___ Recorded data

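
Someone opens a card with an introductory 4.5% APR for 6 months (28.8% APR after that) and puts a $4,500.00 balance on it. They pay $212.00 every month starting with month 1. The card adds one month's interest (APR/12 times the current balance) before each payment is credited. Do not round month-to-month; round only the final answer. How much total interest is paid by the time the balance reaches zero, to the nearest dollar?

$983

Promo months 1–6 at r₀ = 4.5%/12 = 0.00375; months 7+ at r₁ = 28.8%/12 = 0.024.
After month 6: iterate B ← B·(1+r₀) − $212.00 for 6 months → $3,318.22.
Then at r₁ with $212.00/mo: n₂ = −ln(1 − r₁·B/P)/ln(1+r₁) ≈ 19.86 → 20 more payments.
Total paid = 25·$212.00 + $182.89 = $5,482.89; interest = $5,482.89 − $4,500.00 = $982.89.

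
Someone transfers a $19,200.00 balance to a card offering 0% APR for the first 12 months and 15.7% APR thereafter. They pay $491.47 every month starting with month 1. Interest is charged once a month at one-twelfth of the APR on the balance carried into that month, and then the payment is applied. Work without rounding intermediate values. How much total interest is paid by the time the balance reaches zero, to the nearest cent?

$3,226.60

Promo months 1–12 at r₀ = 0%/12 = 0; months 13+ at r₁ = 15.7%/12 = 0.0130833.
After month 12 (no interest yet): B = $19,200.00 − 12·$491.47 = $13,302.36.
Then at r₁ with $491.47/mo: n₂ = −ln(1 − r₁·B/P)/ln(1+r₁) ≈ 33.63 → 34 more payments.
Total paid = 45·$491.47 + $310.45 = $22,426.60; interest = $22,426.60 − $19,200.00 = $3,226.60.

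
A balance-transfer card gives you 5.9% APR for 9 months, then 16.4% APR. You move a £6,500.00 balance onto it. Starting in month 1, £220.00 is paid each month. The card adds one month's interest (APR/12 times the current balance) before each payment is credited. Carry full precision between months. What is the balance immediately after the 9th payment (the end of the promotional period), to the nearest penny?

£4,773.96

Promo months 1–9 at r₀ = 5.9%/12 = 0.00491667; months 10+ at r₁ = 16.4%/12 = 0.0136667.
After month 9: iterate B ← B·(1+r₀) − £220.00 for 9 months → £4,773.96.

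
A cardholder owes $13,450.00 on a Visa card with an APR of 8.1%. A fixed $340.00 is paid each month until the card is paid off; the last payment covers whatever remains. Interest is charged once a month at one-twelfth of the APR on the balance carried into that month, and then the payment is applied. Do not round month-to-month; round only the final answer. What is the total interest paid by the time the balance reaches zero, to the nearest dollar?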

______

Exercise objective:
Line by line, reproduce the records above exactly.

Written reply:
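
Someone opens a card with an introductory 4.5% APR for 6 months (28.8% APR after that) and puts a $4,500.00 balance on it. They pay $212.00 every month starting with month 1. The card adds one month's interest (APR/12 times the current balance) before each payment is credited. Do not round month-to-month; round only the final answer. How much total interest is paid by the time the balance reaches zero, to the nearest dollar?

$983

Promo months 1–6 at r₀ = 4.5%/12 = 0.00375; months 7+ at r₁ = 28.8%/12 = 0.024.
After month 6: iterate B ← B·(1+r₀) − $212.00 for 6 months → $3,318.22.
Then at r₁ with $212.00/mo: n₂ = −ln(1 − r₁·B/P)/ln(1+r₁) ≈ 19.86 → 20 more payments.
Total paid = 25·$212.00 + $182.89 = $5,482.89; interest = $5,482.89 − $4,500.00 = $982.89.

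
Someone transfers a $19,200.00 balance to a card offering 0% APR for the first 12 months and 15.7% APR thereafter. They pay $491.47 every month starting with month 1. Interest is charged once a month at one-twelfth of the APR on the balance carried into that month, and then the payment is applied. Work without rounding intermediate values. How much total interest is paid by the time the balance reaches zero, to the nearest cent?

$3,226.60

Promo months 1–12 at r₀ = 0%/12 = 0; months 13+ at r₁ = 15.7%/12 = 0.0130833.
After month 12 (no interest yet): B = $19,200.00 − 12·$491.47 = $13,302.36.
Then at r₁ with $491.47/mo: n₂ = −ln(1 − r₁·B/P)/ln(1+r₁) ≈ 33.63 → 34 more payments.
Total paid = 45·$491.47 + $310.45 = $22,426.60; interest = $22,426.60 − $19,200.00 = $3,226.60.

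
A balance-transfer card gives you 5.9% APR for 9 months, then 16.4% APR. You move a £6,500.00 balance onto it. Starting in month 1, £220.00 is paid each month. The card adds one month's interest (APR/12 times the current balance) before each payment is credited. Carry full precision between months. What is the balance immediately after the 9th payment (the end of the promotional period), to the nearest penny?

£4,773.96

Promo months 1–9 at r₀ = 5.9%/12 = 0.00491667; months 10+ at r₁ = 16.4%/12 = 0.0136667.
After month 9: iterate B ← B·(1+r₀) − £220.00 for 9 months → £4,773.96.

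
A cardholder owes $13,450.00 on a Visa card with an APR of 8.1%. A fixed $340.00 is paid each month until the card is paid off; the last payment covers whatever remains. Interest is charged once a month at one-twelfth of the APR on the balance carried into that month, and then the payment is applied. Do not round month-to-month; round only the final answer. What is the total interest paid by the time the balance reaches zero, to the nearest dollar?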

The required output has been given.